Try it:
Where the records below reach the line containing "The clerics in", start transcribing, and end with the line containing "- Marchetti —", exactly and with nothing else added.

Stored items:
========

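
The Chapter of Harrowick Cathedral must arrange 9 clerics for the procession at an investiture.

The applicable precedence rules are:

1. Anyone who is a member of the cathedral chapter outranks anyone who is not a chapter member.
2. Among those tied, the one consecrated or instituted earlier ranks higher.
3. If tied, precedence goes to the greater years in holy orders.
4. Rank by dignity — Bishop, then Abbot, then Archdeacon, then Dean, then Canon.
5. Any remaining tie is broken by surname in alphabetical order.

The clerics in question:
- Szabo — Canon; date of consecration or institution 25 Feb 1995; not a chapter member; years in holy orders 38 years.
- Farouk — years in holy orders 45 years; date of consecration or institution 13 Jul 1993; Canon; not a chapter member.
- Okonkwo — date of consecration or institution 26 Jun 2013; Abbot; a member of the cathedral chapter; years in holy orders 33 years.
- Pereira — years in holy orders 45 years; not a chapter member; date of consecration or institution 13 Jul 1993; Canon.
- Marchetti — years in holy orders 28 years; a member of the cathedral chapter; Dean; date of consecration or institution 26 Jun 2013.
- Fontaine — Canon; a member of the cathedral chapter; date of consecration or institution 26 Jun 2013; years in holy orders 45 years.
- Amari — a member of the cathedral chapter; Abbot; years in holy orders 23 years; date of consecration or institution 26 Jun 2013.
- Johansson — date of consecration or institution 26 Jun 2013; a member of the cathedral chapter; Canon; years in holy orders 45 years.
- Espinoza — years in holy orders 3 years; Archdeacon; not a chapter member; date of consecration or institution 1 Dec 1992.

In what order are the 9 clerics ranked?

By the first rule: Fontaine, Johansson, Okonkwo, Marchetti and Amari (each a member of the cathedral chapter); then Espinoza, Farouk, Pereira and Szabo (each not a chapter member).
Fontaine, Johansson, Okonkwo, Marchetti and Amari all have date of consecration or institution 26 Jun 2013, so the next rule applies.
Among Fontaine, Johansson, Okonkwo, Marchetti and Amari, by years in holy orders (higher first): Fontaine and Johansson (45 years) before Okonkwo (33 years) before Marchetti (28 years) before Amari (23 years).
Fontaine and Johansson are each Canon, so the next rule applies.
Among Fontaine and Johansson, alphabetically by surname: Fontaine before Johansson.
Among Espinoza, Farouk, Pereira and Szabo, by date of consecration or institution (earlier first): Espinoza (1 Dec 1992) before Farouk and Pereira (13 Jul 1993) before Szabo (25 Feb 1995).
Farouk and Pereira both have years in holy orders 45 years, so the next rule applies.
Farouk and Pereira are each Canon, so the next rule applies.
Among Farouk and Pereira, alphabetically by surname: Farouk before Pereira.
Full order: Fontaine, Johansson, Okonkwo, Marchetti, Amari, Espinoza, Farouk, Pereira, Szabo.

Fontaine, Johansson, Okonkwo, Marchetti, Amari, Espinoza, Farouk, Pereira, Szabo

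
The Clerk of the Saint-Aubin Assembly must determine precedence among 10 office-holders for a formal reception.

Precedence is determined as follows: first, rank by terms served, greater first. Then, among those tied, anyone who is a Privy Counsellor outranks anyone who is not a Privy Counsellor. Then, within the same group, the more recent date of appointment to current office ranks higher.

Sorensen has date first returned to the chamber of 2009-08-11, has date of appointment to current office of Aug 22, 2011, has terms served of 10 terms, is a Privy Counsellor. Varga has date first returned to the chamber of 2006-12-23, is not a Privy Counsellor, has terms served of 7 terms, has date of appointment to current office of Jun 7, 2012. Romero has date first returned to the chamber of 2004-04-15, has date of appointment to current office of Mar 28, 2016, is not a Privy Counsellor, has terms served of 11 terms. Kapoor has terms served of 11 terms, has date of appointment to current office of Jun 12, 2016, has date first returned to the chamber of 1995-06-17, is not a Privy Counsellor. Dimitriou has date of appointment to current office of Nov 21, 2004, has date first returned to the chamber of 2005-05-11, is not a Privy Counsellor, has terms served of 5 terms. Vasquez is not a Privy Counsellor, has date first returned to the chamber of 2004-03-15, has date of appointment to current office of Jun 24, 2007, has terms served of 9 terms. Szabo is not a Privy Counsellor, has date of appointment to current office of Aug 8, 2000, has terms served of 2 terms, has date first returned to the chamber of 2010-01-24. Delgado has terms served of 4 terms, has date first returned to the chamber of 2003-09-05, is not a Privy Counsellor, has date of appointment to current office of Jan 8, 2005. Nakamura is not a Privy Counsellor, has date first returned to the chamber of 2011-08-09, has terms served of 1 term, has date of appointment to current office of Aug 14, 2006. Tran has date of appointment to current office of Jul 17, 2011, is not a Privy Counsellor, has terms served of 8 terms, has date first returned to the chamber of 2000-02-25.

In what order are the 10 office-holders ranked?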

========

Worked solution:
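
The clerics in question:
- Szabo — Canon; date of consecration or institution 25 Feb 1995; not a chapter member; years in holy orders 38 years.
- Farouk — years in holy orders 45 years; date of consecration or institution 13 Jul 1993; Canon; not a chapter member.
- Okonkwo — date of consecration or institution 26 Jun 2013; Abbot; a member of the cathedral chapter; years in holy orders 33 years.
- Pereira — years in holy orders 45 years; not a chapter member; date of consecration or institution 13 Jul 1993; Canon.
- Marchetti — years in holy orders 28 years; a member of the cathedral chapter; Dean; date of consecration or institution 26 Jun 2013.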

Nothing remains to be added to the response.